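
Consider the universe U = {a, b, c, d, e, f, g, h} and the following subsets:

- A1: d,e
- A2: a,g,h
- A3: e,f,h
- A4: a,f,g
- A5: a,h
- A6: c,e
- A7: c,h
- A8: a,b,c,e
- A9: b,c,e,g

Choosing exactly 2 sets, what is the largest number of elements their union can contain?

6

Choosing A2, A8 covers {a, b, c, e, g, h} — 6 elements.
No choice of 2 sets does better; here d, f are left uncovered.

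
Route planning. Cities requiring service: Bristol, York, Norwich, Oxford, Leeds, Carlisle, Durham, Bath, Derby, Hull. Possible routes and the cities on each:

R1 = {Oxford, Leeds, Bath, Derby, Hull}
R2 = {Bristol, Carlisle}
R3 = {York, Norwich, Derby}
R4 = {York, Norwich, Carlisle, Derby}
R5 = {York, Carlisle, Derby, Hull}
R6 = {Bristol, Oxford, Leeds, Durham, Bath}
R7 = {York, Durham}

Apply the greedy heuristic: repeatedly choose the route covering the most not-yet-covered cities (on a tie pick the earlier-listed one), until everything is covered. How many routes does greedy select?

3

Pick 1: R1 covers 5 new cities (Oxford, Leeds, Bath, Derby, Hull).
Pick 2: R4 covers 3 new cities (York, Norwich, Carlisle).
Pick 3: R6 covers 2 new cities (Bristol, Durham).
Greedy uses 3 routes.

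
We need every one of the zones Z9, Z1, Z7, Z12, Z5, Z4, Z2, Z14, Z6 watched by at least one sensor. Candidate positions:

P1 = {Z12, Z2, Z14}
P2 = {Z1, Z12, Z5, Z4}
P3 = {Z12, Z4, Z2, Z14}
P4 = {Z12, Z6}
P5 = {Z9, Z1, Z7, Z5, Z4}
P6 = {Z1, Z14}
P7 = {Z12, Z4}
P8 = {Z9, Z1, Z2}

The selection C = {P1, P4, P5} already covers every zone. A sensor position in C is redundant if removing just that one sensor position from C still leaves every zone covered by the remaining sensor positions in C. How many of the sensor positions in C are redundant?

Drop P1: Z2, Z14 uncovered — not redundant.
Drop P4: Z6 uncovered — not redundant.
Drop P5: Z9, Z1, Z7, Z5, … uncovered — not redundant.
None of the sensor positions in C is redundant.

0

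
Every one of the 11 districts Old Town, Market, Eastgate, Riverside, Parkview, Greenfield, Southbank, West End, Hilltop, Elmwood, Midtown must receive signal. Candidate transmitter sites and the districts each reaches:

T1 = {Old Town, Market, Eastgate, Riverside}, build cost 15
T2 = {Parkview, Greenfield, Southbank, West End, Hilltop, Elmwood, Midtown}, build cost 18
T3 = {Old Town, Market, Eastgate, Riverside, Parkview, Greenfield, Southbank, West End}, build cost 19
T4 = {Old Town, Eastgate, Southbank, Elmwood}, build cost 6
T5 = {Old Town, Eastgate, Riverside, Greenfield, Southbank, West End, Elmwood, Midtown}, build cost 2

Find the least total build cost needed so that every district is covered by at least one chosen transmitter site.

33

T1, T2 cover every district at build cost 15 + 18 = 33.
Any cover uses at least 2 transmitter sites; among all covering selections none totals below 33.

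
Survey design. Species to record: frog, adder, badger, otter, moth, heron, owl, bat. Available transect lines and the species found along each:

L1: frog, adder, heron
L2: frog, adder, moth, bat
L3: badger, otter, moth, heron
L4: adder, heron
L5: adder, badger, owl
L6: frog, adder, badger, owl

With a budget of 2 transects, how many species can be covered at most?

7

Choosing L2, L3 covers {frog, adder, badger, otter, moth, heron, bat} — 7 species.
No choice of 2 transects does better; here owl is left uncovered.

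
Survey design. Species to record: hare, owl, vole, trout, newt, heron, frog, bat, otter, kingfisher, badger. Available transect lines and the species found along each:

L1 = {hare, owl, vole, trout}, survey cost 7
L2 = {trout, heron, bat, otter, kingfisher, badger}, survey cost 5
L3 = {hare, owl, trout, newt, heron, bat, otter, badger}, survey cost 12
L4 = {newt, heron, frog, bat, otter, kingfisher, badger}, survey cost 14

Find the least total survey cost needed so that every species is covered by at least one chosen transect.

L1, L4 cover every species at survey cost 7 + 14 = 21.
Any cover uses at least 2 transects; among all covering selections none totals below 21.
Greedy by coverage-per-survey cost would pick L2, L1, L4 for 26 — worse than the optimum 21.

21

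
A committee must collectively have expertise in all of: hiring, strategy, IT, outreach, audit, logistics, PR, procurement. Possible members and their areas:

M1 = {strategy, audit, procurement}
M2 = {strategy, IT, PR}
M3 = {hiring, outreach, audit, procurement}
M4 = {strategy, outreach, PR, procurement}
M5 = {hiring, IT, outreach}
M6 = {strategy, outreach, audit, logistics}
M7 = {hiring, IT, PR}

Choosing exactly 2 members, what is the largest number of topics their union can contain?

Choosing M2, M3 covers {hiring, strategy, IT, outreach, audit, PR, procurement} — 7 topics.
No choice of 2 members does better; here logistics is left uncovered.

7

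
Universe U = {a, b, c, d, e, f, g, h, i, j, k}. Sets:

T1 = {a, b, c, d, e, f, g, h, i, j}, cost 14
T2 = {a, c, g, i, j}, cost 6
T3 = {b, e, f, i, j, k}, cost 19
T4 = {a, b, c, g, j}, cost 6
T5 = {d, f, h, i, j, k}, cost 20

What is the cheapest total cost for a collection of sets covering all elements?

T1, T3 cover every element at cost 14 + 19 = 33.
Any cover uses at least 2 sets; among all covering selections none totals below 33.

33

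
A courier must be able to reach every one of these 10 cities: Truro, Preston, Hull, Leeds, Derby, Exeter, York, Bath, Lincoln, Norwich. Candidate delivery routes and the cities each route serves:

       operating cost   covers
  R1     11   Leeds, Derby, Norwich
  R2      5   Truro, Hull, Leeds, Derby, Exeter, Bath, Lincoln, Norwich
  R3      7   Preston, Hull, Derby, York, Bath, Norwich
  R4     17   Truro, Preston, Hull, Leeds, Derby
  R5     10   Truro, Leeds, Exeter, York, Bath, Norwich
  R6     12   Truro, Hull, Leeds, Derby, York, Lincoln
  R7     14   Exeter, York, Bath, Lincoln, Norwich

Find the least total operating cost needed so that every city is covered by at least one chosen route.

R2, R3 cover every city at operating cost 5 + 7 = 12.
Any cover uses at least 2 routes; among all covering selections none totals below 12.

12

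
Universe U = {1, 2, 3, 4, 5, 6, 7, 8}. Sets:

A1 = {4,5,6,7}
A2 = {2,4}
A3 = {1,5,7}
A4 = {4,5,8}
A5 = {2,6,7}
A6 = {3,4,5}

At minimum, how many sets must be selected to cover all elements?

A3, A4, A5, A6 together cover {1, 2, 3, 4, 5, 6, 7, 8} — every element.
No 3 of the 6 sets cover everything (all 20 triples fall short), so 4 is minimum.

4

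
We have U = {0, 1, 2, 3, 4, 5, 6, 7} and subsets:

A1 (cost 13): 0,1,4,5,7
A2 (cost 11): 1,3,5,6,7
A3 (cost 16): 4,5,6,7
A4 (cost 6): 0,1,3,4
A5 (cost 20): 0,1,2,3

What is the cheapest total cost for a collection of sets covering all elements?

A3, A5 cover every element at cost 16 + 20 = 36.
Any cover uses at least 2 sets; among all covering selections none totals below 36.
Greedy by coverage-per-cost would pick A4, A2, A5 for 37 — worse than the optimum 36.

36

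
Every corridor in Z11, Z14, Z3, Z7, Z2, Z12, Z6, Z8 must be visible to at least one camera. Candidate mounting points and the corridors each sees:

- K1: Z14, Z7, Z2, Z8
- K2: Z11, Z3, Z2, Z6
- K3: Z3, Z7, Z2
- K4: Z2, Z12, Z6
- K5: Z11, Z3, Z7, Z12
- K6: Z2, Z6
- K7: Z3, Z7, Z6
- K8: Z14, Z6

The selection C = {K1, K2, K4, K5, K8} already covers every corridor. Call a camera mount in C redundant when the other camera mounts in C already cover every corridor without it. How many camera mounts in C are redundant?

Drop K1: Z8 uncovered — not redundant.
Drop K2: the rest still cover every corridor — redundant.
Drop K4: the rest still cover every corridor — redundant.
Drop K5: the rest still cover every corridor — redundant.
Drop K8: the rest still cover every corridor — redundant.
4 redundant: K2, K4, K5, K8.

4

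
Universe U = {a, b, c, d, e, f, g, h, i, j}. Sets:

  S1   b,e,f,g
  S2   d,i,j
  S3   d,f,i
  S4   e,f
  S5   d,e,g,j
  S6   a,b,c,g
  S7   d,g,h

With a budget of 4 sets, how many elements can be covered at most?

10

Choosing S1, S2, S6, S7 covers {a, b, c, d, e, f, g, h, i, j} — 10 elements.
That is all 10 elements.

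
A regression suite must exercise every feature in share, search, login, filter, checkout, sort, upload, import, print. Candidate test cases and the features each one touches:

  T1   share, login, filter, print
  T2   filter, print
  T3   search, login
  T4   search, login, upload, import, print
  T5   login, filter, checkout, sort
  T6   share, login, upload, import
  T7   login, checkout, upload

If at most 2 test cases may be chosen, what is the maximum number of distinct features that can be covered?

Choosing T4, T5 covers {search, login, filter, checkout, sort, upload, import, print} — 8 features.
No choice of 2 test cases does better; here share is left uncovered.

8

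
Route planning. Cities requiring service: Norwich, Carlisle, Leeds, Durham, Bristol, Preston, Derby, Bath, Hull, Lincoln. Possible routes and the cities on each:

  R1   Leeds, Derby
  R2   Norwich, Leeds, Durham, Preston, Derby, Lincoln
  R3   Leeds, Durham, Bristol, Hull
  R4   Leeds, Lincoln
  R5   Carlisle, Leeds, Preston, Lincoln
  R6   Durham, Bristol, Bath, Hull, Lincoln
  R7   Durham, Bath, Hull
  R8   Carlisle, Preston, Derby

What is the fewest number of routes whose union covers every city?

3

R2, R5, R6 together cover {Norwich, Carlisle, Leeds, Durham, Bristol, Preston, Derby, Bath, Hull, Lincoln} — every city.
No 2 of the 8 routes cover everything (all 28 pairs fall short), so 3 is minimum.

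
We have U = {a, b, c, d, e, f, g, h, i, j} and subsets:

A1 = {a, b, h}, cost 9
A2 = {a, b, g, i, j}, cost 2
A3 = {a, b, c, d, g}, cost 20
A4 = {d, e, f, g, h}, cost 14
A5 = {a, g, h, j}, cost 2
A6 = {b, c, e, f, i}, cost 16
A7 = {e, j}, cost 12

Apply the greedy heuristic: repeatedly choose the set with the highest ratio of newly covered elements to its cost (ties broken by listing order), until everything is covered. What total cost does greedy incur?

34

Pick 1: A2 adds 5 new (a, b, g, i, j) at cost 2 (ratio 5/2).
Pick 2: A5 adds 1 new (h) at cost 2 (ratio 1/2).
Pick 3: A4 adds 3 new (d, e, f) at cost 14 (ratio 3/14).
Pick 4: A6 adds 1 new (c) at cost 16 (ratio 1/16).
Greedy total cost: 2 + 2 + 14 + 16 = 34. (The true optimum is 32, so greedy overshoots here.)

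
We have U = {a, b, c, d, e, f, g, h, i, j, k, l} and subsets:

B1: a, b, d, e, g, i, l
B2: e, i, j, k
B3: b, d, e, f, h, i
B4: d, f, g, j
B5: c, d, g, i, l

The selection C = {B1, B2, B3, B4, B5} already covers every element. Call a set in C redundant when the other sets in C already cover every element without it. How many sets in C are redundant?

1

Drop B1: a uncovered — not redundant.
Drop B2: k uncovered — not redundant.
Drop B3: h uncovered — not redundant.
Drop B4: the rest still cover every element — redundant.
Drop B5: c uncovered — not redundant.
1 redundant: B4.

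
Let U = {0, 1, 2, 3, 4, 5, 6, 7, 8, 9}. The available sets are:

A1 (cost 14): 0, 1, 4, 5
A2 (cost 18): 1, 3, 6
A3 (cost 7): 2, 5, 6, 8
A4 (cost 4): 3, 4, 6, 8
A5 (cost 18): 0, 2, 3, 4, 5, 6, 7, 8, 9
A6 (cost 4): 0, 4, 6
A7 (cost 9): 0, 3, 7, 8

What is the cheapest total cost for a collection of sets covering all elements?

A1, A5 cover every element at cost 14 + 18 = 32.
Any cover uses at least 2 sets; among all covering selections none totals below 32.
Greedy by coverage-per-cost would pick A4, A3, A6, A5, A1 for 47 — worse than the optimum 32.

32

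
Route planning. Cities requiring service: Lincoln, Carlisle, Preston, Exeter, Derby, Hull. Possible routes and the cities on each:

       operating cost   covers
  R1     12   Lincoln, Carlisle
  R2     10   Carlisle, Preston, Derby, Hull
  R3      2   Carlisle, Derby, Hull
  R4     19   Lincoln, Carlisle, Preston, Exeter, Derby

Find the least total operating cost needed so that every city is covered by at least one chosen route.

R3, R4 cover every city at operating cost 2 + 19 = 21.
Any cover uses at least 2 routes; among all covering selections none totals below 21.

21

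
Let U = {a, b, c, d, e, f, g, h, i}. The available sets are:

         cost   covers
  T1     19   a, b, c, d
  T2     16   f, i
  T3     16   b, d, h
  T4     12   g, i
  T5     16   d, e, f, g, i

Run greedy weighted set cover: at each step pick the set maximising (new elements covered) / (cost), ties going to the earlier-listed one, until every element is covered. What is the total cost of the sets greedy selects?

Pick 1: T5 adds 5 new (d, e, f, g, i) at cost 16 (ratio 5/16).
Pick 2: T1 adds 3 new (a, b, c) at cost 19 (ratio 3/19).
Pick 3: T3 adds 1 new (h) at cost 16 (ratio 1/16).
Greedy total cost: 16 + 19 + 16 = 51.

51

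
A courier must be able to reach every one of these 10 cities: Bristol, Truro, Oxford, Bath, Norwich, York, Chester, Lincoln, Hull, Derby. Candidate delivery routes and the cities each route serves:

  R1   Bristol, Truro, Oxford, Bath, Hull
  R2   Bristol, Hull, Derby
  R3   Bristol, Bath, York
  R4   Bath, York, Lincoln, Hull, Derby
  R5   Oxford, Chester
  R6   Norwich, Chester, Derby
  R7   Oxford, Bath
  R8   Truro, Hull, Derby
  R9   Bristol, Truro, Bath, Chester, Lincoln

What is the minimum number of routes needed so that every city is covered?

3

R1, R4, R6 together cover {Bristol, Truro, Oxford, Bath, Norwich, York, Chester, Lincoln, Hull, Derby} — every city.
No 2 of the 9 routes cover everything (all 36 pairs fall short), so 3 is minimum.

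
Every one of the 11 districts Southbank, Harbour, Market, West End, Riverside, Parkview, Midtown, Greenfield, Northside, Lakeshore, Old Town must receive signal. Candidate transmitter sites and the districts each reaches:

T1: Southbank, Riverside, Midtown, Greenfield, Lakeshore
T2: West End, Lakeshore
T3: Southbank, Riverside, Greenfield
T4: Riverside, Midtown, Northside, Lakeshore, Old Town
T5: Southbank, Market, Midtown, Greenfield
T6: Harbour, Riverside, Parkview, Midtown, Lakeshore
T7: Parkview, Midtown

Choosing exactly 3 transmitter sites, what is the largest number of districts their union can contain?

Choosing T4, T5, T6 covers {Southbank, Harbour, Market, Riverside, Parkview, Midtown, Greenfield, Northside, Lakeshore, Old Town} — 10 districts.
No choice of 3 transmitter sites does better; here West End is left uncovered.

10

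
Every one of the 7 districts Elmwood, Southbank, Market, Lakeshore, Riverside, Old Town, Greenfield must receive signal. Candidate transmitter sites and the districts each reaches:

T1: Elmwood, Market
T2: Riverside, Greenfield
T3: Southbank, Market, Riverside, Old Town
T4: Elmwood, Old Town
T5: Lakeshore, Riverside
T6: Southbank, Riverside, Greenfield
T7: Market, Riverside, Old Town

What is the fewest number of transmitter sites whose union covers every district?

T1, T2, T3, T5 together cover {Elmwood, Southbank, Market, Lakeshore, Riverside, Old Town, Greenfield} — every district.
No 3 of the 7 transmitter sites cover everything (all 35 triples fall short), so 4 is minimum.

4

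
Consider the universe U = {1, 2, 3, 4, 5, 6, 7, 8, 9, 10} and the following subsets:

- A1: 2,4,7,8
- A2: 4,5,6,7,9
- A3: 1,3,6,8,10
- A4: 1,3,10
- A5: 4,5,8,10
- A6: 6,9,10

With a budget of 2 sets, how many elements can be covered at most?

Choosing A2, A3 covers {1, 3, 4, 5, 6, 7, 8, 9, 10} — 9 elements.
No choice of 2 sets does better; here 2 is left uncovered.

9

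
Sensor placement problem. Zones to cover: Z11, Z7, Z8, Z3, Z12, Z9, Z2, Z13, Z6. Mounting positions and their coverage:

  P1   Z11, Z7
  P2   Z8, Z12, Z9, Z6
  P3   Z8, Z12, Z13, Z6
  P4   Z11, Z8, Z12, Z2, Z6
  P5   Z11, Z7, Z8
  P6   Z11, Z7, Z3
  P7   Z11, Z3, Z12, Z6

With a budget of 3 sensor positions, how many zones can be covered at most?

8

Choosing P2, P3, P6 covers {Z11, Z7, Z8, Z3, Z12, Z9, Z13, Z6} — 8 zones.
No choice of 3 sensor positions does better; here Z2 is left uncovered.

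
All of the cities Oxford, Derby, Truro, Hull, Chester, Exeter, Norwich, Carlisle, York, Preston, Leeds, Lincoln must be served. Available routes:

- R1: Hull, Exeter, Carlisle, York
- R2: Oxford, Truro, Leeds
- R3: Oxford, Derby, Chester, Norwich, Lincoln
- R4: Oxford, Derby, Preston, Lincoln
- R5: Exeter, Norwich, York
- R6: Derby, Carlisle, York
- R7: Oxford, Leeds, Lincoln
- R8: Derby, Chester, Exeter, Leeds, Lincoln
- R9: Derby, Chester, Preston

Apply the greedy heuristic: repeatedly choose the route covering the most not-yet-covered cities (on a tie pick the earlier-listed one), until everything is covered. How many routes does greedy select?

4

Pick 1: R3 covers 5 new cities (Oxford, Derby, Chester, Norwich, Lincoln).
Pick 2: R1 covers 4 new cities (Hull, Exeter, Carlisle, York).
Pick 3: R2 covers 2 new cities (Truro, Leeds).
Pick 4: R4 covers 1 new cities (Preston).
Greedy uses 4 routes.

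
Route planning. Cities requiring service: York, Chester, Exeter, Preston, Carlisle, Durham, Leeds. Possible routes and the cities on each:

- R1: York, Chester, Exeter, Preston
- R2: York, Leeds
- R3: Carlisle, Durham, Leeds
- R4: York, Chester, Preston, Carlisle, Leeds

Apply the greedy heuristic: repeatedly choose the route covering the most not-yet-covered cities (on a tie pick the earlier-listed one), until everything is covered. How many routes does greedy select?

Pick 1: R4 covers 5 new cities (York, Chester, Preston, Carlisle, Leeds).
Pick 2: R1 covers 1 new cities (Exeter).
Pick 3: R3 covers 1 new cities (Durham).
Greedy uses 3 routes. (The true minimum is 2.)

3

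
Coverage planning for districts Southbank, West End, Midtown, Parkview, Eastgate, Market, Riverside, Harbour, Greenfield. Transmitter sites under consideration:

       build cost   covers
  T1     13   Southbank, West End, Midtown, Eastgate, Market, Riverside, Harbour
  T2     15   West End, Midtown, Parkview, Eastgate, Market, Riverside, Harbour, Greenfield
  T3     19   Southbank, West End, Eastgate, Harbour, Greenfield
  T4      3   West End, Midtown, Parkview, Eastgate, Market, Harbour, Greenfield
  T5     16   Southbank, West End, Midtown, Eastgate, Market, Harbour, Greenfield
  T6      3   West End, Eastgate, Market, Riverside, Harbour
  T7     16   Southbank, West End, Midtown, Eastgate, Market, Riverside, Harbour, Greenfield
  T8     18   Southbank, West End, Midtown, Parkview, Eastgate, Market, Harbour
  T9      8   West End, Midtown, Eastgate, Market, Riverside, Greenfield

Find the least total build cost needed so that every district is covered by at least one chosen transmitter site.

16

T1, T4 cover every district at build cost 13 + 3 = 16.
Any cover uses at least 2 transmitter sites; among all covering selections none totals below 16.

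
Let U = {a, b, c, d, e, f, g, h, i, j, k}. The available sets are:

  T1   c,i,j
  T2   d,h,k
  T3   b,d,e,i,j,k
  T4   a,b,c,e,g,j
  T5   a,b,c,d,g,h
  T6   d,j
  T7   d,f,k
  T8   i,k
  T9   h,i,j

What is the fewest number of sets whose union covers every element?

T3, T5, T7 together cover {a, b, c, d, e, f, g, h, i, j, k} — every element.
No 2 of the 9 sets cover everything (all 36 pairs fall short), so 3 is minimum.

3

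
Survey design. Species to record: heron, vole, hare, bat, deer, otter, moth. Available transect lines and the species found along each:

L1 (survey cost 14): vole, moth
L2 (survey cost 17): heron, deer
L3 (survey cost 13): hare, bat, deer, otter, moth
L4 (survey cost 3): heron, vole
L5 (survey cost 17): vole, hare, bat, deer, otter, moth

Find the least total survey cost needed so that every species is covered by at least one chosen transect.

16

L3, L4 cover every species at survey cost 13 + 3 = 16.
Any cover uses at least 2 transects; among all covering selections none totals below 16.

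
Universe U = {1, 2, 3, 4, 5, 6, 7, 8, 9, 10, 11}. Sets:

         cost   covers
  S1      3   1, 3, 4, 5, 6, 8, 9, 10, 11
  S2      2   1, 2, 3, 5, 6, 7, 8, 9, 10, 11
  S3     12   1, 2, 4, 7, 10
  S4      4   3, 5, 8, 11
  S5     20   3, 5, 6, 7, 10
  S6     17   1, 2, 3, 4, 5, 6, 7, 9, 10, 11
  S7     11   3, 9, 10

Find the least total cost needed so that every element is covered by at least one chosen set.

S1, S2 cover every element at cost 3 + 2 = 5.
Any cover uses at least 2 sets; among all covering selections none totals below 5.

5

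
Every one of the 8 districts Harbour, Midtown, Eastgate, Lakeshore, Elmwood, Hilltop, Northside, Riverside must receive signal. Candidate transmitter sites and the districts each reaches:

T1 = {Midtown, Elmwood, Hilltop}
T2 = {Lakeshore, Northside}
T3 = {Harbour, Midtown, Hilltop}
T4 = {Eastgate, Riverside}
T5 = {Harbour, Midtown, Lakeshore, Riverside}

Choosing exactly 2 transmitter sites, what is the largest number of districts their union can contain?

6

Choosing T1, T5 covers {Harbour, Midtown, Lakeshore, Elmwood, Hilltop, Riverside} — 6 districts.
No choice of 2 transmitter sites does better; here Eastgate, Northside are left uncovered.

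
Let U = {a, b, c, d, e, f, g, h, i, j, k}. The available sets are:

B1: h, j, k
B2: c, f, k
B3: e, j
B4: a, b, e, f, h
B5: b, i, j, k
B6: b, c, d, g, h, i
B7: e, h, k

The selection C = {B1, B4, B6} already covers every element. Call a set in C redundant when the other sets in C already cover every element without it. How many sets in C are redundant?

0

Drop B1: j, k uncovered — not redundant.
Drop B4: a, e, f uncovered — not redundant.
Drop B6: c, d, g, i uncovered — not redundant.
None of the sets in C is redundant.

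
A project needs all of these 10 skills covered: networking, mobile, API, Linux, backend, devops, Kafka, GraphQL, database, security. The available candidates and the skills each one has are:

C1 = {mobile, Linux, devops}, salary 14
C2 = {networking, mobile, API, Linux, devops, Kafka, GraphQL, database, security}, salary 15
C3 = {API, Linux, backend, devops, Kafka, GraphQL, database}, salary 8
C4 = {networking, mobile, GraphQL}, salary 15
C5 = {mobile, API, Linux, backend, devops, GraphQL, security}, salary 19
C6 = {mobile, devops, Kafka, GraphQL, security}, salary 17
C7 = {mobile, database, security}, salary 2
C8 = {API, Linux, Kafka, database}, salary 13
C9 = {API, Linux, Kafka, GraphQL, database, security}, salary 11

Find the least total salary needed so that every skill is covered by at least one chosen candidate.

C2, C3 cover every skill at salary 15 + 8 = 23.
Any cover uses at least 2 candidates; among all covering selections none totals below 23.

23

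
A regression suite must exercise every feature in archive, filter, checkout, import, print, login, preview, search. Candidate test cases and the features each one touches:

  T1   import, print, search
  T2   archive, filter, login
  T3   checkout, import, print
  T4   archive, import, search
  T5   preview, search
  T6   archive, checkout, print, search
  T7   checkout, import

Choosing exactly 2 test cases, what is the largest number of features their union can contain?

6

Choosing T1, T2 covers {archive, filter, import, print, login, search} — 6 features.
No choice of 2 test cases does better; here checkout, preview are left uncovered.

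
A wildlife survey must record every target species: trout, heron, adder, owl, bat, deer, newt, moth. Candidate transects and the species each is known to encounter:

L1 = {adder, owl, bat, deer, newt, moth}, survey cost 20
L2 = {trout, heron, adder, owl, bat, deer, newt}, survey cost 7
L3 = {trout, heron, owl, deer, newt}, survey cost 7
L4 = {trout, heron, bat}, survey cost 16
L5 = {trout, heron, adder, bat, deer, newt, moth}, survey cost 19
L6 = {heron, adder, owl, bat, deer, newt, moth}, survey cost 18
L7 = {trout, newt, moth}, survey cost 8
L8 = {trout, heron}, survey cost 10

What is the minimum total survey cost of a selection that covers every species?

15

L2, L7 cover every species at survey cost 7 + 8 = 15.
Any cover uses at least 2 transects; among all covering selections none totals below 15.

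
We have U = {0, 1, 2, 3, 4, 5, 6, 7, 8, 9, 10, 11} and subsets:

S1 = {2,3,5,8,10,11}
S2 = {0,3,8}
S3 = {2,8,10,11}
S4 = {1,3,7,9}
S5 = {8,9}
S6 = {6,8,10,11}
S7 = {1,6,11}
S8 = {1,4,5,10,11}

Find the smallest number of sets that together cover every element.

S1, S2, S4, S6, S8 together cover {0, 1, 2, 3, 4, 5, 6, 7, 8, 9, 10, 11} — every element.
No 4 of the 8 sets cover everything (all 70 size-4 selections fall short), so 5 is minimum.

5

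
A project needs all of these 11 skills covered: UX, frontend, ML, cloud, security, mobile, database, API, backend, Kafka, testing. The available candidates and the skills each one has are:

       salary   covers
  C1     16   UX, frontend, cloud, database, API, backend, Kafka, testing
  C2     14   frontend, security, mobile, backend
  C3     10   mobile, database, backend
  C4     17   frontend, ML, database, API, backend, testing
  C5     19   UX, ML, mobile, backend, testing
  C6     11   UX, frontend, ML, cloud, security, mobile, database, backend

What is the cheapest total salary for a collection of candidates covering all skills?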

===============

• **Description of the task**
Above are the records. Identify each line that contains the word "networking".

• **Exercise result**
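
A project needs all of these 10 skills covered: networking, mobile, API, Linux, backend, devops, Kafka, GraphQL, database, security. The available candidates and the skills each one has are:
C2 = {networking, mobile, API, Linux, devops, Kafka, GraphQL, database, security}, salary 15
C4 = {networking, mobile, GraphQL}, salary 15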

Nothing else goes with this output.